___ DATASET EXTRACT

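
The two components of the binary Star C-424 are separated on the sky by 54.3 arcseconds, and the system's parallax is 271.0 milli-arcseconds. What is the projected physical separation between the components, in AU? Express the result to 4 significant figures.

200.4 AU

d = 1/p = 1/0.2710″ = 3.69 pc.
At distance d (pc), an angle of θ arcsec spans θ·d AU: s = 54.3 × 3.69 = 200.37 AU.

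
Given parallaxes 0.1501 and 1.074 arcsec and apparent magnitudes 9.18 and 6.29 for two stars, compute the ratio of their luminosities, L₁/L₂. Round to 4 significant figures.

d₁ = 1/p₁ = 1/0.1501″ = 6.6622 pc; d₂ = 1/p₂ = 1/1.074″ = 0.9311 pc.
M₁ = m₁ − 5 log₁₀ d₁ + 5 = 9.18 − 4.1181 + 5 = 10.0619.
M₂ = 6.29 − (-0.1550) + 5 = 11.4450.
L₁/L₂ = 10^(0.4(M₂ − M₁)) = 10^(0.4 × 1.3831) = 10^0.55324 = 3.5747.

L₁/L₂ = 3.575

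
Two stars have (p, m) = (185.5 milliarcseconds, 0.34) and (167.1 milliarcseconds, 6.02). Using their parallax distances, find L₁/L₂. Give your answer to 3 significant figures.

L₁/L₂ = 152

d₁ = 1/p₁ = 1/0.1855″ = 5.3908 pc; d₂ = 1/p₂ = 1/0.1671″ = 5.9844 pc.
M₁ = m₁ − 5 log₁₀ d₁ + 5 = 0.34 − 3.6583 + 5 = 1.6817.
M₂ = 6.02 − 3.8851 + 5 = 7.1349.
L₁/L₂ = 10^(0.4(M₂ − M₁)) = 10^(0.4 × 5.4532) = 10^2.18128 = 151.8.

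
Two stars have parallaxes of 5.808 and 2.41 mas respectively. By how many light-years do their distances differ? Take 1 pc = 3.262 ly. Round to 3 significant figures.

792 ly

d_A = 1/0.005808″ = 172.18 pc; d_B = 1/0.002410″ = 414.94 pc.
|d_B − d_A| = |414.94 − 172.18| = 242.76 pc = 242.76 × 3.262 ly = 791.88 ly.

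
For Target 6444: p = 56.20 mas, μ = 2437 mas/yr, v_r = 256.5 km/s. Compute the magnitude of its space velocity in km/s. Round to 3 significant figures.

329 km/s

d = 1/p = 1/0.05620″ = 17.794 pc.
μ = 2437 mas/yr = 2.437 ″/yr.
v_t = 4.740 μ d = 4.740 × 2.437 × 17.794 = 205.55 km/s.
v = √(v_r² + v_t²) = √(256.5² + 205.55²) = √108043 = 328.7 km/s.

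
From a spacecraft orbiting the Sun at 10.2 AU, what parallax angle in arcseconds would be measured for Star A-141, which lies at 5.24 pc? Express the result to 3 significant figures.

p (arcsec) = B (AU) / d (pc).
p = 10.2 / 5.24 = 1.9466 arcsec.

1.95 arcsec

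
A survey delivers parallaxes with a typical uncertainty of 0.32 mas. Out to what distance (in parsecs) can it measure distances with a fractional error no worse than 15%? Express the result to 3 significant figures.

469 pc

σ_d/d = σ_p/p, so the condition is σ_p/p ≤ 0.15, i.e. p ≥ σ_p/0.15.
p_min = 0.32/0.15 = 2.1333 mas = 0.0021333 arcsec.
d_max = 1/p_min = 1/0.0021333 = 468.76 pc.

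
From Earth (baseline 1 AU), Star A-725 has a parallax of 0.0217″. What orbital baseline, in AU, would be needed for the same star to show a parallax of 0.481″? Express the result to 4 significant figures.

Parallax scales linearly with baseline: p ∝ B, so B = p_target / p_Earth × 1 AU.
B = 0.481 / 0.0217 = 22.166 AU.

22.17 AU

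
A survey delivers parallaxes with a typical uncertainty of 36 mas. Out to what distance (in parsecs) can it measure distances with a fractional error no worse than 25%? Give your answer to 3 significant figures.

σ_d/d = σ_p/p, so the condition is σ_p/p ≤ 0.25, i.e. p ≥ σ_p/0.25.
p_min = 36/0.25 = 144 mas = 0.144 arcsec.
d_max = 1/p_min = 1/0.144 = 6.9444 pc.

6.94 pc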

______

In this exercise, repeat all entries exactly.

RESPONSE TO THIS TASK:
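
The two components of the binary Star C-424 are separated on the sky by 54.3 arcseconds, and the system's parallax is 271.0 milli-arcseconds. What is the projected physical separation between the components, in AU? Express the result to 4 significant figures.

200.4 AU

d = 1/p = 1/0.2710″ = 3.69 pc.
At distance d (pc), an angle of θ arcsec spans θ·d AU: s = 54.3 × 3.69 = 200.37 AU.

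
Given parallaxes 0.1501 and 1.074 arcsec and apparent magnitudes 9.18 and 6.29 for two stars, compute the ratio of their luminosities, L₁/L₂. Round to 4 significant figures.

d₁ = 1/p₁ = 1/0.1501″ = 6.6622 pc; d₂ = 1/p₂ = 1/1.074″ = 0.9311 pc.
M₁ = m₁ − 5 log₁₀ d₁ + 5 = 9.18 − 4.1181 + 5 = 10.0619.
M₂ = 6.29 − (-0.1550) + 5 = 11.4450.
L₁/L₂ = 10^(0.4(M₂ − M₁)) = 10^(0.4 × 1.3831) = 10^0.55324 = 3.5747.

L₁/L₂ = 3.575

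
Two stars have (p, m) = (185.5 milliarcseconds, 0.34) and (167.1 milliarcseconds, 6.02). Using their parallax distances, find L₁/L₂. Give your answer to 3 significant figures.

L₁/L₂ = 152

d₁ = 1/p₁ = 1/0.1855″ = 5.3908 pc; d₂ = 1/p₂ = 1/0.1671″ = 5.9844 pc.
M₁ = m₁ − 5 log₁₀ d₁ + 5 = 0.34 − 3.6583 + 5 = 1.6817.
M₂ = 6.02 − 3.8851 + 5 = 7.1349.
L₁/L₂ = 10^(0.4(M₂ − M₁)) = 10^(0.4 × 5.4532) = 10^2.18128 = 151.8.

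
Two stars have parallaxes of 5.808 and 2.41 mas respectively. By how many light-years do their distances differ? Take 1 pc = 3.262 ly. Round to 3 significant figures.

792 ly

d_A = 1/0.005808″ = 172.18 pc; d_B = 1/0.002410″ = 414.94 pc.
|d_B − d_A| = |414.94 − 172.18| = 242.76 pc = 242.76 × 3.262 ly = 791.88 ly.

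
For Target 6444: p = 56.20 mas, μ = 2437 mas/yr, v_r = 256.5 km/s. Compute the magnitude of its space velocity in km/s. Round to 3 significant figures.

329 km/s

d = 1/p = 1/0.05620″ = 17.794 pc.
μ = 2437 mas/yr = 2.437 ″/yr.
v_t = 4.740 μ d = 4.740 × 2.437 × 17.794 = 205.55 km/s.
v = √(v_r² + v_t²) = √(256.5² + 205.55²) = √108043 = 328.7 km/s.

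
From a spacecraft orbiting the Sun at 10.2 AU, what parallax angle in arcseconds would be measured for Star A-141, which lies at 5.24 pc? Express the result to 3 significant figures.

p (arcsec) = B (AU) / d (pc).
p = 10.2 / 5.24 = 1.9466 arcsec.

1.95 arcsec

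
A survey delivers parallaxes with a typical uncertainty of 0.32 mas. Out to what distance (in parsecs) can it measure distances with a fractional error no worse than 15%? Express the result to 3 significant figures.

469 pc

σ_d/d = σ_p/p, so the condition is σ_p/p ≤ 0.15, i.e. p ≥ σ_p/0.15.
p_min = 0.32/0.15 = 2.1333 mas = 0.0021333 arcsec.
d_max = 1/p_min = 1/0.0021333 = 468.76 pc.

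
From Earth (baseline 1 AU), Star A-725 has a parallax of 0.0217″. What orbital baseline, in AU, would be needed for the same star to show a parallax of 0.481″? Express the result to 4 significant figures.

Parallax scales linearly with baseline: p ∝ B, so B = p_target / p_Earth × 1 AU.
B = 0.481 / 0.0217 = 22.166 AU.

22.17 AU

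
A survey delivers parallaxes with a typical uncertainty of 36 mas. Out to what distance (in parsecs) can it measure distances with a fractional error no worse than 25%? Give your answer to 3 significant figures.

σ_d/d = σ_p/p, so the condition is σ_p/p ≤ 0.25, i.e. p ≥ σ_p/0.25.
p_min = 36/0.25 = 144 mas = 0.144 arcsec.
d_max = 1/p_min = 1/0.144 = 6.9444 pc.

6.94 pc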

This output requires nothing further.